--- THE INPUT ---

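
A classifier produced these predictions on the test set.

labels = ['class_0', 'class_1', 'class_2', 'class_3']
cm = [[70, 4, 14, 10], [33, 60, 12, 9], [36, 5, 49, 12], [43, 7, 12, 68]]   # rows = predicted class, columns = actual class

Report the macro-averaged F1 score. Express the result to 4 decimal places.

Per-class F1 score (2·TP/(2·TP+FP+FN)):
  class_0: TP=70, FP=4+14+10=28, FN=33+36+43=112 → 140/280 = 0.50000
  class_1: TP=60, FP=33+12+9=54, FN=4+5+7=16 → 120/190 = 0.63158
  class_2: TP=49, FP=36+5+12=53, FN=14+12+12=38 → 98/189 = 0.51852
  class_3: TP=68, FP=43+7+12=62, FN=10+9+12=31 → 136/229 = 0.59389
Macro-F1 score = mean = (0.50000 + 0.63158 + 0.51852 + 0.59389) / 4 = 0.5610

0.5610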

--- AIM OF THE TASK ---
Mind each word and retype the entire listing above.

--- REPLY TO THE EXERCISE ---
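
A classifier produced these predictions on the test set.

labels = ['class_0', 'class_1', 'class_2', 'class_3']
cm = [[70, 4, 14, 10], [33, 60, 12, 9], [36, 5, 49, 12], [43, 7, 12, 68]]   # rows = predicted class, columns = actual class

Report the macro-averaged F1 score. Express the result to 4 decimal places.

Per-class F1 score (2·TP/(2·TP+FP+FN)):
  class_0: TP=70, FP=4+14+10=28, FN=33+36+43=112 → 140/280 = 0.50000
  class_1: TP=60, FP=33+12+9=54, FN=4+5+7=16 → 120/190 = 0.63158
  class_2: TP=49, FP=36+5+12=53, FN=14+12+12=38 → 98/189 = 0.51852
  class_3: TP=68, FP=43+7+12=62, FN=10+9+12=31 → 136/229 = 0.59389
Macro-F1 score = mean = (0.50000 + 0.63158 + 0.51852 + 0.59389) / 4 = 0.5610

0.5610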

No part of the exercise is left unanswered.